### Exercise directions:
Below are entries; count each line that holds the word "observes" and report the number without any other words.

Collected data entries:
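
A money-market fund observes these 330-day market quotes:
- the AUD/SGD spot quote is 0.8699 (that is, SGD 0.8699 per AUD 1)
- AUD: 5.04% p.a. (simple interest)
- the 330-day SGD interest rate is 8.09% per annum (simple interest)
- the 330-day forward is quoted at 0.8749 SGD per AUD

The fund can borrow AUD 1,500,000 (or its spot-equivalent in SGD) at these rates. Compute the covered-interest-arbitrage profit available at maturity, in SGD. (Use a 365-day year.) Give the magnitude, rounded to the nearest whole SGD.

T = 330/365 years.
Keep in AUD, deliver into the forward: 1,500,000·1.045567123·0.8749 = SGD 1,372,150.01.
Swap to SGD now, deposit: 1,500,000·0.8699·1.073142466 = SGD 1,400,289.95.
The quoted forward undervalues AUD, so borrow AUD, convert to SGD at spot, deposit the SGD at 8.09%, and buy AUD forward at 0.8749 to cover the loan.
Profit = 1,400,289.95 − 1,372,150.01 = SGD 28,140.

SGD 28,140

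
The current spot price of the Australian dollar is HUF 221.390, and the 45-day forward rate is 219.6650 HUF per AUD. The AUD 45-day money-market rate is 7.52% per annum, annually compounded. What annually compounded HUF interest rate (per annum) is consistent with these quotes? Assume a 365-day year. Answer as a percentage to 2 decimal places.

T = 45/365 years.
CIP gives F = S · g_HUF/g_AUD, so g_HUF/g_AUD = 219.665/221.39 = 0.9922083.
AUD growth factor: (1 + 0.0752)^(45/365) = 1.0089793.
So the HUF growth factor = 1.0011176.
r = 1.0011176^(365/45) − 1 = 0.009101 → 0.91%.

0.91%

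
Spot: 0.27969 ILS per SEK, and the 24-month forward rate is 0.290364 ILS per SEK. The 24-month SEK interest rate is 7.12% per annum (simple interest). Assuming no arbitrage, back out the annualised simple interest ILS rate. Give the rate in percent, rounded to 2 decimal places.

T = 2 years.
By CIP, F/S equals the ILS-to-SEK growth ratio: 0.290364/0.27969 = 1.0381637.
The SEK side grows by 1 + 0.0712×2 = 1.142400.
So the ILS growth factor = 1.1859982.
(1.1859982 − 1)/T = 0.092999, i.e. 9.30%.

9.30%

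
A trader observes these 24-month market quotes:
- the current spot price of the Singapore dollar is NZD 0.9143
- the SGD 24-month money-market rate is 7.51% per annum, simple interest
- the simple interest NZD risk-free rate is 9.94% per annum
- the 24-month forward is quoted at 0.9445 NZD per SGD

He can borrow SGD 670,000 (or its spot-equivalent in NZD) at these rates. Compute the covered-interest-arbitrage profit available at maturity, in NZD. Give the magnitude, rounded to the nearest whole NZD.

T = 2 years.
Keep in SGD, deliver into the forward: 670,000·1.150200·0.9445 = NZD 727,863.81.
Swap to NZD now, deposit: 670,000·0.9143·1.198800 = NZD 734,362.10.
The quoted forward undervalues SGD, so borrow SGD, convert to NZD at spot, deposit the NZD at 9.94%, and buy SGD forward at 0.9445 to cover the loan.
Arbitrage profit = |727,863.81 − 734,362.10| = NZD 6,498.

NZD 6,498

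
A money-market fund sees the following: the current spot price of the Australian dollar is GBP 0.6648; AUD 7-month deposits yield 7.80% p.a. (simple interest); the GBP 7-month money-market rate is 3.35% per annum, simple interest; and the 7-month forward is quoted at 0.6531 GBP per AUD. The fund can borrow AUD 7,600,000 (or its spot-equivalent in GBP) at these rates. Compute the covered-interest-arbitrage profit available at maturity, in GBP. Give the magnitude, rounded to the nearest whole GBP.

T = 7/12 years.
Invest the AUD and cover forward: 7,600,000 × 1.045500 × 0.6531 = GBP 5,189,401.98.
Convert at spot and invest in GBP: 7,600,000 × 0.6648 × 1.019541667 = GBP 5,151,213.88.
The quoted forward overvalues AUD, so borrow GBP, buy AUD at spot, deposit the AUD at 7.80%, and sell the proceeds forward at 0.6531.
The gap between the two covered legs is GBP 38,188.

GBP 38,188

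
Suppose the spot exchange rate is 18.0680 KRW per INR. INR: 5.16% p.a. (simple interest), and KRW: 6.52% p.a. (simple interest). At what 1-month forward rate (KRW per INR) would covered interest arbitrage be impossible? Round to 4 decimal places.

18.0884

T = 1/12 years.
Growth of 1 KRW over T: 1 + 0.0652×1/12 = 1.00543333.
INR growth factor: 1 + 0.0516×1/12 = 1.004300.
Forward (KRW per INR) = 18.068 × 1.00543333 / 1.004300 = 18.088389.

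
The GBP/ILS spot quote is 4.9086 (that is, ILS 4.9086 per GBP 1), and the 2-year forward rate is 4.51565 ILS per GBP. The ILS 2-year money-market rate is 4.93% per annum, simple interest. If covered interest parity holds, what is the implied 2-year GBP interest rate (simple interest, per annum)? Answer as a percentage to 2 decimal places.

9.71%

T = 2 years.
CIP gives F = S · g_ILS/g_GBP, so g_ILS/g_GBP = 4.51565/4.9086 = 0.9199466.
ILS growth factor: 1 + 0.0493×2 = 1.098600.
That pins the GBP growth at 1.1941998.
r = (1.1941998 − 1)/2 = 0.097100 → 9.71%.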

### Written solution:
2